BEGIN Provided entries

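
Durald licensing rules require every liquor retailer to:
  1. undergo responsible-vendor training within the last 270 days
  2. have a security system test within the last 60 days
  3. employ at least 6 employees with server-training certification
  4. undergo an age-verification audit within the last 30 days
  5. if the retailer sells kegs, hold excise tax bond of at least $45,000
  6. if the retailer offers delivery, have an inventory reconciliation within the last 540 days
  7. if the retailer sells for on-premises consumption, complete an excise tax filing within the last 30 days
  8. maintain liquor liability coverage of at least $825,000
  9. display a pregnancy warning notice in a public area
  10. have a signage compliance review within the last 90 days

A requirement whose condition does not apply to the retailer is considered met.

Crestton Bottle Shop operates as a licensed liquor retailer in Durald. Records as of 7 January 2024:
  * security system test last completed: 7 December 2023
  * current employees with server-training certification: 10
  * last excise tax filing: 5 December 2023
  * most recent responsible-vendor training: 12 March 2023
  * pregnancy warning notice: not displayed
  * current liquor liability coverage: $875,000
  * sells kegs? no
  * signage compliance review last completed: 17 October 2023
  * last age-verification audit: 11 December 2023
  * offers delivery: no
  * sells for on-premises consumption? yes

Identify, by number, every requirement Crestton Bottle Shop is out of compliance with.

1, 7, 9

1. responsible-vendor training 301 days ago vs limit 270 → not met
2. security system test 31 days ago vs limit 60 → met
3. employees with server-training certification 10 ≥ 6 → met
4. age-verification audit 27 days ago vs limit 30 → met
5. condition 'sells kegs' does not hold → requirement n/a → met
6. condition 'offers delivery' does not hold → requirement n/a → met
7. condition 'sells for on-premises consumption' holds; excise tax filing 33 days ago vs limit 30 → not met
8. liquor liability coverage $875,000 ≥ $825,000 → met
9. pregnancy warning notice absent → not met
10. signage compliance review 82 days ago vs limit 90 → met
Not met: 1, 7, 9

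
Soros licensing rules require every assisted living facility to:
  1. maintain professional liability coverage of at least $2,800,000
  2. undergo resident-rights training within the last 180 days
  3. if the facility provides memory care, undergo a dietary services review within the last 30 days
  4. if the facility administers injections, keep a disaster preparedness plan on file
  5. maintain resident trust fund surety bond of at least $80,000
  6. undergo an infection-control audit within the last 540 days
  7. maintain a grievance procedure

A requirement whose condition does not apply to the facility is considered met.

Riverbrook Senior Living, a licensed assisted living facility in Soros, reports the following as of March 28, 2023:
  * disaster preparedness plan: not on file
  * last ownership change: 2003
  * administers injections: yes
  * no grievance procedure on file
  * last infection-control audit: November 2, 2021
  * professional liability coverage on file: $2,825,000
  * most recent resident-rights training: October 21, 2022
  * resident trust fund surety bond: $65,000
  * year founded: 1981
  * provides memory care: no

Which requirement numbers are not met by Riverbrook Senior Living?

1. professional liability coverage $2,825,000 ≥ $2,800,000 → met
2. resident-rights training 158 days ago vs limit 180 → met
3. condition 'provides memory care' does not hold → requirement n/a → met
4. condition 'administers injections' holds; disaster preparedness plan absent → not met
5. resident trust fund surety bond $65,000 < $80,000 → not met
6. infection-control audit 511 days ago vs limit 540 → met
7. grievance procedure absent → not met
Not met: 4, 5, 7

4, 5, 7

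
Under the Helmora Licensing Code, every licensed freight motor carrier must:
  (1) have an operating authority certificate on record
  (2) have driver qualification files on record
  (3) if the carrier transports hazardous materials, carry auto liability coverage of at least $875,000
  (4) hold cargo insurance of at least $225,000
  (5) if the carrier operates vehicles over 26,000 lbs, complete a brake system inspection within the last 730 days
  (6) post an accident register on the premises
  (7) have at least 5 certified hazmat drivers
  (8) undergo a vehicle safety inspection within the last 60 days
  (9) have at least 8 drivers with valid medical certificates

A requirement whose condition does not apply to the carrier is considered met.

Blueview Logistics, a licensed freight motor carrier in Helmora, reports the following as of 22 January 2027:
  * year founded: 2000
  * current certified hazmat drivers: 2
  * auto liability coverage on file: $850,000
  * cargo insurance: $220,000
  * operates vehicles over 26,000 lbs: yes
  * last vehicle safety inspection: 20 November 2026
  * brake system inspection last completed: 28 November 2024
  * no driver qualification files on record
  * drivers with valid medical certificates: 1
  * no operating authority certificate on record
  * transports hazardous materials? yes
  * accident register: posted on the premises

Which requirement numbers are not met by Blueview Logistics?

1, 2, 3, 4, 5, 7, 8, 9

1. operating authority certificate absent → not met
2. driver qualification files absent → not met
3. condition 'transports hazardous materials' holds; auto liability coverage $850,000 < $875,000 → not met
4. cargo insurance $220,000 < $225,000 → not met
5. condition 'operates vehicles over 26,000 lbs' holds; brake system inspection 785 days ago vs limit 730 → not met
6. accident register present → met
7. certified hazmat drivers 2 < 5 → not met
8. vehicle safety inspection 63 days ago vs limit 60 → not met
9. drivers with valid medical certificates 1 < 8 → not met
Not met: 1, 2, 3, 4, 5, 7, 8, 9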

END Provided entries

* [Prompt]:
Copy the lines of the data above exactly as written, beginning with the line containing "surety bond: $65,000" and ending with the line containing "(3) if the carrier", and leave out all other lines.

* [Output]:
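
  * resident trust fund surety bond: $65,000
  * year founded: 1981
  * provides memory care: no

Which requirement numbers are not met by Riverbrook Senior Living?

1. professional liability coverage $2,825,000 ≥ $2,800,000 → met
2. resident-rights training 158 days ago vs limit 180 → met
3. condition 'provides memory care' does not hold → requirement n/a → met
4. condition 'administers injections' holds; disaster preparedness plan absent → not met
5. resident trust fund surety bond $65,000 < $80,000 → not met
6. infection-control audit 511 days ago vs limit 540 → met
7. grievance procedure absent → not met
Not met: 4, 5, 7

4, 5, 7

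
Under the Helmora Licensing Code, every licensed freight motor carrier must:
  (1) have an operating authority certificate on record
  (2) have driver qualification files on record
  (3) if the carrier transports hazardous materials, carry auto liability coverage of at least $875,000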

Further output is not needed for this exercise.